**EXERCISE PROMPT:**
Go through the entries below, tally each line with the string "combinational", and give the final number by itself.

(Data records)
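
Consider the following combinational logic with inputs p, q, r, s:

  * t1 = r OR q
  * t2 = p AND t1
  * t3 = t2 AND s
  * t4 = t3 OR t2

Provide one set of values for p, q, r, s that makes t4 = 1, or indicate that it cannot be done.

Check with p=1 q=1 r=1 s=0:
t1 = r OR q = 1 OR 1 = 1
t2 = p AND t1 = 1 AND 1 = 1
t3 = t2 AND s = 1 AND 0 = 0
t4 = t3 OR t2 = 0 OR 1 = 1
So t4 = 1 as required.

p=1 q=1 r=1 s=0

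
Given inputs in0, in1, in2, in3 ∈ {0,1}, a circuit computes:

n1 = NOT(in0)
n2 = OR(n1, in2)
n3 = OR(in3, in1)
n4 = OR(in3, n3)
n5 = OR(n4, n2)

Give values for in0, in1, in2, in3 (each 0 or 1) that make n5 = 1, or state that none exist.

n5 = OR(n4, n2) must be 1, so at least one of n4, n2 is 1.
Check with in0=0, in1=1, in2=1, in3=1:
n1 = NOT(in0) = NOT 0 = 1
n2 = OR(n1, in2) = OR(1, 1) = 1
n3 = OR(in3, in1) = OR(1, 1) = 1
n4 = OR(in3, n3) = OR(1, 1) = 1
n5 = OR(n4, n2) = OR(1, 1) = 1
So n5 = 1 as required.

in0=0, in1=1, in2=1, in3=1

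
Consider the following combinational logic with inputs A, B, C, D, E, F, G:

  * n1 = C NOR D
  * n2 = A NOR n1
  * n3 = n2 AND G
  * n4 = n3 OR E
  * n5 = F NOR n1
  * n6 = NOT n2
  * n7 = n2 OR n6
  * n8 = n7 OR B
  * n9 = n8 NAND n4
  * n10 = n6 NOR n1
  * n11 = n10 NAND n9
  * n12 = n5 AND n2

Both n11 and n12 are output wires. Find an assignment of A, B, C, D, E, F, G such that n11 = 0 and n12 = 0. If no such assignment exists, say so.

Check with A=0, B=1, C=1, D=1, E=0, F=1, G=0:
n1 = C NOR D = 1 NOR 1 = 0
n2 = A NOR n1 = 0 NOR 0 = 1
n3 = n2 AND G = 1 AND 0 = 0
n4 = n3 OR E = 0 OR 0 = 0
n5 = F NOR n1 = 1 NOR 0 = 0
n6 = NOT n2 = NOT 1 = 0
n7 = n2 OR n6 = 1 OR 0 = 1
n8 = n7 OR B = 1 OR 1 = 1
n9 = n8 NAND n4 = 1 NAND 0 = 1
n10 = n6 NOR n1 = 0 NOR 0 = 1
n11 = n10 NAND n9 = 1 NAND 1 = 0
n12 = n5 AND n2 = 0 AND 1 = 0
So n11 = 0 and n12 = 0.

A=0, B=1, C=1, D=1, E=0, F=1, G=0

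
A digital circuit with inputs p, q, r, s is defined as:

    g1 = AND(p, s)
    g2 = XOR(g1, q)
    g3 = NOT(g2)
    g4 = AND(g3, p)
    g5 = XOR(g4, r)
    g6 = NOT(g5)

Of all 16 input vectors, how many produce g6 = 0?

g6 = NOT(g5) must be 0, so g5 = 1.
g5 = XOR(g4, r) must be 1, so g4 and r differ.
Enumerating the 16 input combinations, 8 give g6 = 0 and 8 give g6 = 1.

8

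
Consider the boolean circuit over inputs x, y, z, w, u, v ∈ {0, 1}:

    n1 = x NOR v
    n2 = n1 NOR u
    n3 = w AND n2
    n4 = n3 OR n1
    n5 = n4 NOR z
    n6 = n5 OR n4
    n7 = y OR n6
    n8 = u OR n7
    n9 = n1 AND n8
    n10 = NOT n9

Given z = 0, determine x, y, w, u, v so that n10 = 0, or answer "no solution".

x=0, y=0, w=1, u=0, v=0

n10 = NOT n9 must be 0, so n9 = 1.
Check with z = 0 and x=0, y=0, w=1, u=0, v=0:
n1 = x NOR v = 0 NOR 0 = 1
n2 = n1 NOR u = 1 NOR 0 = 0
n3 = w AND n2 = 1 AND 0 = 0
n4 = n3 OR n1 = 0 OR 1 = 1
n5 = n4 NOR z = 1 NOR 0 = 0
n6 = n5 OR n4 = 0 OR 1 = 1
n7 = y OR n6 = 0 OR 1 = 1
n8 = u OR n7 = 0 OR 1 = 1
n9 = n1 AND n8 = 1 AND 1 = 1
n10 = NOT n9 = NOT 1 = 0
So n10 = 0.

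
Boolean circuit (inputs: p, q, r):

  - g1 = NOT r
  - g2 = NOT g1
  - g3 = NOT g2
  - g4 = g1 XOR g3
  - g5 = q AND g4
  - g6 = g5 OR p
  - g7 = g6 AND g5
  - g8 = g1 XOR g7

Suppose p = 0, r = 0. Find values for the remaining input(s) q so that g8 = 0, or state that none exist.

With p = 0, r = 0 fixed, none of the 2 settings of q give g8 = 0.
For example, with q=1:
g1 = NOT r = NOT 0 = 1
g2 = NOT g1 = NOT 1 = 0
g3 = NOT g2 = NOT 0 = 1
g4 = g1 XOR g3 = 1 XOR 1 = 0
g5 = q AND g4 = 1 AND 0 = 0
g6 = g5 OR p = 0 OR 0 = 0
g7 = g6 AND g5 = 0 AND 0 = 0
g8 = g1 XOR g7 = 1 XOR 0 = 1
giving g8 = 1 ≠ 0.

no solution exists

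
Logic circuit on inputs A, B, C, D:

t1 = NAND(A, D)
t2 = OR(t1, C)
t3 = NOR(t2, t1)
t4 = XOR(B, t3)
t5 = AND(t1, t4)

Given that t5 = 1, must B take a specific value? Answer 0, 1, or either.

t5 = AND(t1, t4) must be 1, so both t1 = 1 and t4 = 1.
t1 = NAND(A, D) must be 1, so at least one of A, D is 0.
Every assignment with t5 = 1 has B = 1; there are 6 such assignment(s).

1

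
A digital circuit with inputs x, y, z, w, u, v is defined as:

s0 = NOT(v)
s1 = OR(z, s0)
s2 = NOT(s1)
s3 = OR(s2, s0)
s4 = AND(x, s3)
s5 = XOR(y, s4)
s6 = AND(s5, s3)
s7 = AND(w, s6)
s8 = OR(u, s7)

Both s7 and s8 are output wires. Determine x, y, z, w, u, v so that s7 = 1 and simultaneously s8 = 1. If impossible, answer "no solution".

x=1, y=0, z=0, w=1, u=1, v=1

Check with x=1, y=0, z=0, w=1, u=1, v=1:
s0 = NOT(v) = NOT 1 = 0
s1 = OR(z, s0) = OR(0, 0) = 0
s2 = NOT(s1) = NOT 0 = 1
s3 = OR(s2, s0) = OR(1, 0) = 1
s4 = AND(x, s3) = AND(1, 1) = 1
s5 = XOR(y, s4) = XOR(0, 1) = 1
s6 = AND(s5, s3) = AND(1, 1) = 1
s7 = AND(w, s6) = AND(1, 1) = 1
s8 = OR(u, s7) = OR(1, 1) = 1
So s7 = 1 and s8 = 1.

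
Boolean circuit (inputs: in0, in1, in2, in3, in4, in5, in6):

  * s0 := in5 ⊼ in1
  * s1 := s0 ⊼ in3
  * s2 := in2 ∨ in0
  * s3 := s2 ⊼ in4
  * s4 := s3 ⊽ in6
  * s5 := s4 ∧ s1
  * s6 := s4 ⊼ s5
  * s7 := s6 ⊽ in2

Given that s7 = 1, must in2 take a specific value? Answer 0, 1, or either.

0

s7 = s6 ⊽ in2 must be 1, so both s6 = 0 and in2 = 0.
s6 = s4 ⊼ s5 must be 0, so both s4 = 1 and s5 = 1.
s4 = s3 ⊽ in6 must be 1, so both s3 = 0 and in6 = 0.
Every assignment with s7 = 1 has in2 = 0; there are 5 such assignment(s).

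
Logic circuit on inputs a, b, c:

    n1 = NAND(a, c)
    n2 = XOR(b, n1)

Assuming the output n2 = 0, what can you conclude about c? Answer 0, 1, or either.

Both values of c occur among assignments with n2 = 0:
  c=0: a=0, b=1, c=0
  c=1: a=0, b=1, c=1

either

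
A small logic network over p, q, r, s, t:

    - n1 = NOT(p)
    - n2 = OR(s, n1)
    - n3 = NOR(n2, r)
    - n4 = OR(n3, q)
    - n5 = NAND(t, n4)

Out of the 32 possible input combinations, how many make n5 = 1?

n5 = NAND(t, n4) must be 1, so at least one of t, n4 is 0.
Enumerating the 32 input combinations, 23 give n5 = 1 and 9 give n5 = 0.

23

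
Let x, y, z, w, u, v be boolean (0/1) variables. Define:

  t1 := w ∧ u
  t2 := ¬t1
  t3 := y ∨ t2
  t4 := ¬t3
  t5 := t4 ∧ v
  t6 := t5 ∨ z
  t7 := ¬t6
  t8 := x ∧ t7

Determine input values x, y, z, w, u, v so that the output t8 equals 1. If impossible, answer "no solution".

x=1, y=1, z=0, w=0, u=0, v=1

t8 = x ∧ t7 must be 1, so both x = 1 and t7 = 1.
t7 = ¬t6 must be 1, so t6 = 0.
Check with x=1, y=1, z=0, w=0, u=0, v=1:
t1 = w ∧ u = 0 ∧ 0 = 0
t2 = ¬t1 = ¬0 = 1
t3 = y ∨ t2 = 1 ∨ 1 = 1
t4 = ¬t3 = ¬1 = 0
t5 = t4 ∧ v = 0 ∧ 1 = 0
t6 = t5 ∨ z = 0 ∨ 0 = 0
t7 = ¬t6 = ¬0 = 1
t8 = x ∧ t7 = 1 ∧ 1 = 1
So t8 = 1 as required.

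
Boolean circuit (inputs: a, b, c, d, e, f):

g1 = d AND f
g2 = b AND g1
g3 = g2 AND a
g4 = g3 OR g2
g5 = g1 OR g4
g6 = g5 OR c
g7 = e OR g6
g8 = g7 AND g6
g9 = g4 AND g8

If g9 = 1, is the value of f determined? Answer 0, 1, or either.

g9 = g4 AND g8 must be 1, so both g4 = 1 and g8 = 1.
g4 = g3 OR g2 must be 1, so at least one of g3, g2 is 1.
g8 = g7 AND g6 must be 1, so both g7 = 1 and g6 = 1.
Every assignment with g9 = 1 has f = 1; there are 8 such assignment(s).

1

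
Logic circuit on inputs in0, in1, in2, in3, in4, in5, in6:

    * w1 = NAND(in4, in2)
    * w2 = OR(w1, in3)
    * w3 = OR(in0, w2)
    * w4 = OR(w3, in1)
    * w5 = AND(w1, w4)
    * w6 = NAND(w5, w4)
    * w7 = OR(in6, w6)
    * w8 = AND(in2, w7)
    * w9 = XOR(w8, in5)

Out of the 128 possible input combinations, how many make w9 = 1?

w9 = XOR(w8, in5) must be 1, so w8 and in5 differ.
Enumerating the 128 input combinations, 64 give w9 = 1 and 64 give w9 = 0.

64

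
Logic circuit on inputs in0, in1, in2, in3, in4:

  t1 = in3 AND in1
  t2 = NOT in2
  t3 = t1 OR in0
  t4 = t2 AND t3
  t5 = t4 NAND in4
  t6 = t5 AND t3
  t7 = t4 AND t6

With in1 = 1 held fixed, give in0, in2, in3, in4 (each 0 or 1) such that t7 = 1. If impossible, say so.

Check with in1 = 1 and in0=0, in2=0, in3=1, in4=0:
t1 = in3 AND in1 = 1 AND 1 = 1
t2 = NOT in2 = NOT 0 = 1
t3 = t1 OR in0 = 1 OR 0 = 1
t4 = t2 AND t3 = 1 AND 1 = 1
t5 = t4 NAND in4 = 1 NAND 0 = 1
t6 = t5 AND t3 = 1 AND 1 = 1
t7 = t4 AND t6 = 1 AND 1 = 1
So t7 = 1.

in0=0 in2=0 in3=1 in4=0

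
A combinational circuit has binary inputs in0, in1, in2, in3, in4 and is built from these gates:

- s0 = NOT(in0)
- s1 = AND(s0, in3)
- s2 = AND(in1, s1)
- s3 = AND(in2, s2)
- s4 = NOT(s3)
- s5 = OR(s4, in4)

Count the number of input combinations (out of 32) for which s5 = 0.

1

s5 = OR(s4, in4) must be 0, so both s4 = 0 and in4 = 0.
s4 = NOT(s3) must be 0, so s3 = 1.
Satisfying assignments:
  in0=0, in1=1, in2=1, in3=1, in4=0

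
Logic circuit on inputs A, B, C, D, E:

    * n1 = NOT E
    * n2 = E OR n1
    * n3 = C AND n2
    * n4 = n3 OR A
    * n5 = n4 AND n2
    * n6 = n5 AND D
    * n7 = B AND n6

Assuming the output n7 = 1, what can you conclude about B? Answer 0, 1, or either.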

**ANSWER TO THE PROBLEM:**
3